> _PROBLEM_: Look through the material and copy each line holding "Lumen".

> _DATA SECTION_:
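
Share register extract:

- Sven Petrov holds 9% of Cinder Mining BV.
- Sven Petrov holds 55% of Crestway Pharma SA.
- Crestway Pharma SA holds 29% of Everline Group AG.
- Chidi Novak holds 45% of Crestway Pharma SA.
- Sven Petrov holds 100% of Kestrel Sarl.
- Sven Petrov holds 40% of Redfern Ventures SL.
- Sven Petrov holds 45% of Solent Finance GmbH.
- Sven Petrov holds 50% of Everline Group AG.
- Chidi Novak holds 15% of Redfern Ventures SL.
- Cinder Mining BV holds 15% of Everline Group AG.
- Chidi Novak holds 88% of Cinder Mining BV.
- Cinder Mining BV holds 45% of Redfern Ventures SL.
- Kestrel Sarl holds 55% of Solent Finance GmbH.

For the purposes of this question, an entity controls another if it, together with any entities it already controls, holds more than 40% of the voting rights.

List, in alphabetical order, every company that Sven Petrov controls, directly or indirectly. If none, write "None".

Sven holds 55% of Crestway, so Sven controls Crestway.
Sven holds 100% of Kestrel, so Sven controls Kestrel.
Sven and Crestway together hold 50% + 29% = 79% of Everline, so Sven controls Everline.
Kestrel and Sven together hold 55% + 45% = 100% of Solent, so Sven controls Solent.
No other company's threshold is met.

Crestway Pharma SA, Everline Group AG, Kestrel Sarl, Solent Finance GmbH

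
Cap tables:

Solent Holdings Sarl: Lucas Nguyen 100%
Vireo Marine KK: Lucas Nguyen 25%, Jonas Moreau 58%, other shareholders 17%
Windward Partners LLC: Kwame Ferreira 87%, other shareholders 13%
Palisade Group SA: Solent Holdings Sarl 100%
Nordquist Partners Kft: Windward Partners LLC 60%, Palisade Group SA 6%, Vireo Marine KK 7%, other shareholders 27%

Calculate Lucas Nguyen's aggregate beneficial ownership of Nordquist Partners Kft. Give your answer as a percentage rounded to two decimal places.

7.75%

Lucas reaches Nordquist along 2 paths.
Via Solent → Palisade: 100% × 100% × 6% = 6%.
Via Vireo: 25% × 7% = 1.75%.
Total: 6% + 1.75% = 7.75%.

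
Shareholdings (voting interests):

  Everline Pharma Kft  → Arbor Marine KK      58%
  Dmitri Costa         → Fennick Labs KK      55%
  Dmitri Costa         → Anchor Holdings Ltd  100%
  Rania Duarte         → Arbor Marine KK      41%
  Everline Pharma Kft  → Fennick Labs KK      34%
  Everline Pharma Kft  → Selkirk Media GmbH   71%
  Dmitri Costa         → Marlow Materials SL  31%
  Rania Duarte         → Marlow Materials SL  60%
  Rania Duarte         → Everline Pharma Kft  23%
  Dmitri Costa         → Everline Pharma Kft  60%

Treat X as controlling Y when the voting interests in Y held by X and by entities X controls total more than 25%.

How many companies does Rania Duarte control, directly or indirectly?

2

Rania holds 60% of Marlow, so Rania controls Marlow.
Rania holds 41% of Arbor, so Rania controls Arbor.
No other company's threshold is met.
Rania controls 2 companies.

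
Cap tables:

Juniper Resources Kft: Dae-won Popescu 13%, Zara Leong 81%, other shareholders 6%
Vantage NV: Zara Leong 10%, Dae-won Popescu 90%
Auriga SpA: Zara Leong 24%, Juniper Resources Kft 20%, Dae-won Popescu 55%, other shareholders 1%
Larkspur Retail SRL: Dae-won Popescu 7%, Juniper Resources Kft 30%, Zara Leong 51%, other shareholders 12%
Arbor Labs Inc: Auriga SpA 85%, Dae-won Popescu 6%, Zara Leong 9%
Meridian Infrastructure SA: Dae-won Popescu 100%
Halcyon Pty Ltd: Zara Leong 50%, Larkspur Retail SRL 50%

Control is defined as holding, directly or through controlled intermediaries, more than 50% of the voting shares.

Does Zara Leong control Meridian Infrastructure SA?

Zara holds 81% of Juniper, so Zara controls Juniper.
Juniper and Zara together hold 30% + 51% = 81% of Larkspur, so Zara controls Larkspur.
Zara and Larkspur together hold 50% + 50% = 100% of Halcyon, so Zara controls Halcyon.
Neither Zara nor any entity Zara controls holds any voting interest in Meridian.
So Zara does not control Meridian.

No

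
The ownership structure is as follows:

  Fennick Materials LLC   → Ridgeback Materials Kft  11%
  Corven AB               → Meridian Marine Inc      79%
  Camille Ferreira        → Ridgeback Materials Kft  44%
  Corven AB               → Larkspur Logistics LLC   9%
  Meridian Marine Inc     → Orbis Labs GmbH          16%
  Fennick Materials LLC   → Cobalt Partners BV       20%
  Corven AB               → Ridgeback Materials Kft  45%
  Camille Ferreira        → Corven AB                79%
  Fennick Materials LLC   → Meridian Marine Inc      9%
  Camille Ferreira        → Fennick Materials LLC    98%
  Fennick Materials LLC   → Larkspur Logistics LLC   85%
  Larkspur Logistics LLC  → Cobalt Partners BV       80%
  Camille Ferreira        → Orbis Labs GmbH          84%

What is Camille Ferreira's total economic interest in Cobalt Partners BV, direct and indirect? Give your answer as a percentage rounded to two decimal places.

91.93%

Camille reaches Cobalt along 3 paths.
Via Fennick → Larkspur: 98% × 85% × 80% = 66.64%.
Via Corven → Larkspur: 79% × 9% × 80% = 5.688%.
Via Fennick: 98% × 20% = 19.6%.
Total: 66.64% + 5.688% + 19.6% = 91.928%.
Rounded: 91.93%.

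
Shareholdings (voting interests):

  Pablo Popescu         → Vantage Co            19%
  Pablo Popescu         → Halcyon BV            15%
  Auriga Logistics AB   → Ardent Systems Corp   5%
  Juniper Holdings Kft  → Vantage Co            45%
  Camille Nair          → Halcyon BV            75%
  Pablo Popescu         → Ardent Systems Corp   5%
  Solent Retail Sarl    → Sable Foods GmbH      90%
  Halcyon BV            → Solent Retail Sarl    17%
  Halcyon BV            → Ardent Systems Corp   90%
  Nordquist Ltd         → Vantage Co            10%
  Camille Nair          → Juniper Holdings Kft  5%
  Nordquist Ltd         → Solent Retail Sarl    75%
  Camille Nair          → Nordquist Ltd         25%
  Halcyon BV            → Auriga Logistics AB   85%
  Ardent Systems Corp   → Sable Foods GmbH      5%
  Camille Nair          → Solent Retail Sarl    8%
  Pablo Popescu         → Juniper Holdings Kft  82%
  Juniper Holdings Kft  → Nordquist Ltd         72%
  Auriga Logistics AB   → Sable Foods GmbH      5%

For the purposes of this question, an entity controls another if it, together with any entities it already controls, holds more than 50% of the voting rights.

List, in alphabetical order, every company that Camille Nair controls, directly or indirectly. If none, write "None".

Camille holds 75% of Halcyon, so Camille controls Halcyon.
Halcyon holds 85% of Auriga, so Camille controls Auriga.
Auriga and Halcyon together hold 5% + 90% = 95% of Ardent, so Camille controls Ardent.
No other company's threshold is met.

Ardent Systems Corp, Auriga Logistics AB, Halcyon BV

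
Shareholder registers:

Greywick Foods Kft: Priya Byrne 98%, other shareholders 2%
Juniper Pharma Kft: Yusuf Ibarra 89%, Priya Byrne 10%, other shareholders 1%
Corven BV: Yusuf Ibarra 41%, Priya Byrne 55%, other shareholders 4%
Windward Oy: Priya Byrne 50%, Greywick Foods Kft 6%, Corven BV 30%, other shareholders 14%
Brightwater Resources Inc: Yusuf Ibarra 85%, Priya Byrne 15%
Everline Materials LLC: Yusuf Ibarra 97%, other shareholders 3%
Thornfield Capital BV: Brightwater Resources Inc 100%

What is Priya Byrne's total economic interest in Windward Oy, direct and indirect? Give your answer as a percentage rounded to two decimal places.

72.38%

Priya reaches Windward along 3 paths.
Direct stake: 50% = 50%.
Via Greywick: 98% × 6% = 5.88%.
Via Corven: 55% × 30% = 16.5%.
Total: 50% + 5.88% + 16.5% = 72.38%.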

...

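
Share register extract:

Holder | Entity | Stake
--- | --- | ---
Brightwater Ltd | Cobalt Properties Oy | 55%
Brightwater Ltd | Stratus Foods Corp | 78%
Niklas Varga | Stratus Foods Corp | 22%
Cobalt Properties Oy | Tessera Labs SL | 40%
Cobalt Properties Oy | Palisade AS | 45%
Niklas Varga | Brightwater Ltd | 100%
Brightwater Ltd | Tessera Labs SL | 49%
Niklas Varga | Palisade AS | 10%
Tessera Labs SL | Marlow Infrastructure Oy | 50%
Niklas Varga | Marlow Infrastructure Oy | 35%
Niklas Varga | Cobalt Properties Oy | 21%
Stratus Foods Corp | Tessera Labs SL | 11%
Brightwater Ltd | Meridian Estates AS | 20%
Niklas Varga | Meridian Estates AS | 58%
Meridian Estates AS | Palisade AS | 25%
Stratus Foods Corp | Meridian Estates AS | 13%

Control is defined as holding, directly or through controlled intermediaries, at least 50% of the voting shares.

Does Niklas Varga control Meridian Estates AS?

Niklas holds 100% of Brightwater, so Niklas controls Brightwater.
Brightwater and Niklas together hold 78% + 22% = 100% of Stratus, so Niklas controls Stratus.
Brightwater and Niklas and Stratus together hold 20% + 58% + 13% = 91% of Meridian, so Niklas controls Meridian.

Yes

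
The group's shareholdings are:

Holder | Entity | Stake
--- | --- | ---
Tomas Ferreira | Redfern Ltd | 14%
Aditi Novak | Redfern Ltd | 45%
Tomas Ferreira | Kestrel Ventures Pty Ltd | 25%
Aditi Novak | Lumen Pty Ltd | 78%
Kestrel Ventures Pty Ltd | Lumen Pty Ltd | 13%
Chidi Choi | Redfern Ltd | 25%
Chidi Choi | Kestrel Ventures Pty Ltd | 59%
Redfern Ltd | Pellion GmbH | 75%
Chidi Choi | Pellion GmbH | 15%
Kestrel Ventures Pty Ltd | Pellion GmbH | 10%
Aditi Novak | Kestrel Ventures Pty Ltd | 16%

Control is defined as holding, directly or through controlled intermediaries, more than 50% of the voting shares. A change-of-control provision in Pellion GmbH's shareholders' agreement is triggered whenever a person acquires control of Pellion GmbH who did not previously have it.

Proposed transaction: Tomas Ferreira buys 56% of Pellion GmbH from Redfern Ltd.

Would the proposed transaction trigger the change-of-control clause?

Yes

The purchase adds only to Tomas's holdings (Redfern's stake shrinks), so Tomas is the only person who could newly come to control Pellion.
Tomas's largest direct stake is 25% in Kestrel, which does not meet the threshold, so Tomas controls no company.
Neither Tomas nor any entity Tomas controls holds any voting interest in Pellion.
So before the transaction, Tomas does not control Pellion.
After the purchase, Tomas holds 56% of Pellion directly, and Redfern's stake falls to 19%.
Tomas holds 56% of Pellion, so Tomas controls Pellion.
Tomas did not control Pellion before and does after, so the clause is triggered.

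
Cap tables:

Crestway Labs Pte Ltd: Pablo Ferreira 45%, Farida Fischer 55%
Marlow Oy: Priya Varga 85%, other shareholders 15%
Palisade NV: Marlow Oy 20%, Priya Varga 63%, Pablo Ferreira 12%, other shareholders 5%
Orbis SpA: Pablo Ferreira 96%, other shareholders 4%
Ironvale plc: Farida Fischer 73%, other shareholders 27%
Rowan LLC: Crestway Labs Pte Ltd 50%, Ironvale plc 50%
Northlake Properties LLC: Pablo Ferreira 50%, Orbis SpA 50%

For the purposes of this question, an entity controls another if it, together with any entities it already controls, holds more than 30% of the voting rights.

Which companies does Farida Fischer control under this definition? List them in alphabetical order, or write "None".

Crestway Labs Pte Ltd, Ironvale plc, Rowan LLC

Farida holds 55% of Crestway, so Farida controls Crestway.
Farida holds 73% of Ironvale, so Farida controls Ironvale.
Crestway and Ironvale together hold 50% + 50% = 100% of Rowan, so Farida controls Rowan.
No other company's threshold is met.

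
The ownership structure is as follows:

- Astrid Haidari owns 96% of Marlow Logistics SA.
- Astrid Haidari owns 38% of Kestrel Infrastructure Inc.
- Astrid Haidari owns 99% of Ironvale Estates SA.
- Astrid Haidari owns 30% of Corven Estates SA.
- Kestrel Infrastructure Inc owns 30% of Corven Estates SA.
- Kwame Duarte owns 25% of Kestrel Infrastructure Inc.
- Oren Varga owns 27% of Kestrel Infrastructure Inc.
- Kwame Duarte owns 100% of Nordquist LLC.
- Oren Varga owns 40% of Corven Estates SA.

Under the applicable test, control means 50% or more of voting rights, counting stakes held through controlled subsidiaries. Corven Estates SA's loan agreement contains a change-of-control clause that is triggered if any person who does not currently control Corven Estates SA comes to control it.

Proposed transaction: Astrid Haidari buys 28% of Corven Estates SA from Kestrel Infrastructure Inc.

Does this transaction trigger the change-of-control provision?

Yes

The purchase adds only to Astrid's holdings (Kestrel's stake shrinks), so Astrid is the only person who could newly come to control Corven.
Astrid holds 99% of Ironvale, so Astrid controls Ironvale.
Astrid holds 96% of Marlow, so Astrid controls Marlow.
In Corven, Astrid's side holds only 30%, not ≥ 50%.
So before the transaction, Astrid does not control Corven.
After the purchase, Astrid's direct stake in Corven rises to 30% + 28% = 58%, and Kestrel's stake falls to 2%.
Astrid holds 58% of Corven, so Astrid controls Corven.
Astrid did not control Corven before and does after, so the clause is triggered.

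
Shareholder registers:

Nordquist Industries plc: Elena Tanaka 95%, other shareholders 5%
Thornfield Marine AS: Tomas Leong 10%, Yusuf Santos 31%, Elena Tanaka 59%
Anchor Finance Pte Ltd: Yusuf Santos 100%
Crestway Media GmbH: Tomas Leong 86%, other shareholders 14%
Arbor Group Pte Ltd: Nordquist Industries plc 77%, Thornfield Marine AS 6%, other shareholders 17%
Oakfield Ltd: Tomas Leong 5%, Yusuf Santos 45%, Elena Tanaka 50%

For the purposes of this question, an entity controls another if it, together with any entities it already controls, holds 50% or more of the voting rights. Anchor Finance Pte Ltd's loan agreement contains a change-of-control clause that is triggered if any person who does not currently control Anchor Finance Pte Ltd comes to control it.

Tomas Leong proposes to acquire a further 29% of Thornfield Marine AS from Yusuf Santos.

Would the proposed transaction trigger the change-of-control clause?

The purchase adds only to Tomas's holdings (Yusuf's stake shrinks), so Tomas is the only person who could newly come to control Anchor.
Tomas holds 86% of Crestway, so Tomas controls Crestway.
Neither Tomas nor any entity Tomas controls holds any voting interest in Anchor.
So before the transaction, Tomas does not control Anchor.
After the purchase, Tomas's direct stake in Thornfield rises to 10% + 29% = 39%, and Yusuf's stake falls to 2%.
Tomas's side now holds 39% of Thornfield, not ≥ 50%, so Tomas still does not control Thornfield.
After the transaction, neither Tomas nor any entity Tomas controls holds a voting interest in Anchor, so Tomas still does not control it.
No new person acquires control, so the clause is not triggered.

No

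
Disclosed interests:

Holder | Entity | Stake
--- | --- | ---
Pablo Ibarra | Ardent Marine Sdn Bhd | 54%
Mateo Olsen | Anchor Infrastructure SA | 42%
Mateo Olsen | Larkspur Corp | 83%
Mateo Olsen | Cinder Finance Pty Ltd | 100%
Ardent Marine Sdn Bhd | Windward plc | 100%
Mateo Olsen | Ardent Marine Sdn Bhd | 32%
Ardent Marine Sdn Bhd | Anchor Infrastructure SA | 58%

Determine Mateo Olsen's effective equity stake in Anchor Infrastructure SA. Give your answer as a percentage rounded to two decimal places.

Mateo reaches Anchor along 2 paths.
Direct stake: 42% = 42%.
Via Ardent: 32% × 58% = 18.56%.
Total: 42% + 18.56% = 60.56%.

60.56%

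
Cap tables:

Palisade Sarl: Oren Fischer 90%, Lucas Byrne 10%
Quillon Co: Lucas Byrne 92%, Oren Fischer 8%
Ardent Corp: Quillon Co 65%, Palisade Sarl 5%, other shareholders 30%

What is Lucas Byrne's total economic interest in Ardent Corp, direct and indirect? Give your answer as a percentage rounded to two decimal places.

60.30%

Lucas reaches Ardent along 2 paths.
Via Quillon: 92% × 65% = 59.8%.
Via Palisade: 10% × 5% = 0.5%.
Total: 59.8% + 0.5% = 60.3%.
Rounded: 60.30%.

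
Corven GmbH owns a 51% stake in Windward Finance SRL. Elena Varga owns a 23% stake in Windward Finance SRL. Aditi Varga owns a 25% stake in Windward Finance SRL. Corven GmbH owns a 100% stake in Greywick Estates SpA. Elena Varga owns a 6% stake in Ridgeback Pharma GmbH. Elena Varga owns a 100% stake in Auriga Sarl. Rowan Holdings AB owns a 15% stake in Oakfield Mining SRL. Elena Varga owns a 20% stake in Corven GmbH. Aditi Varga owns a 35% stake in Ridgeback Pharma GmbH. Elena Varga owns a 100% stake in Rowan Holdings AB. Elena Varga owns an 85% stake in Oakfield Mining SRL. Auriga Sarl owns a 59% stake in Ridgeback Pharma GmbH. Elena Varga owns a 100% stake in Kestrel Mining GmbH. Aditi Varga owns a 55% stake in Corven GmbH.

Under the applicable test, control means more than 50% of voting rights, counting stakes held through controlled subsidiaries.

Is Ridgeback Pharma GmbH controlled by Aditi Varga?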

> _ANSWER SECTION_:
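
Aditi Novak | Lumen Pty Ltd | 78%
Kestrel Ventures Pty Ltd | Lumen Pty Ltd | 13%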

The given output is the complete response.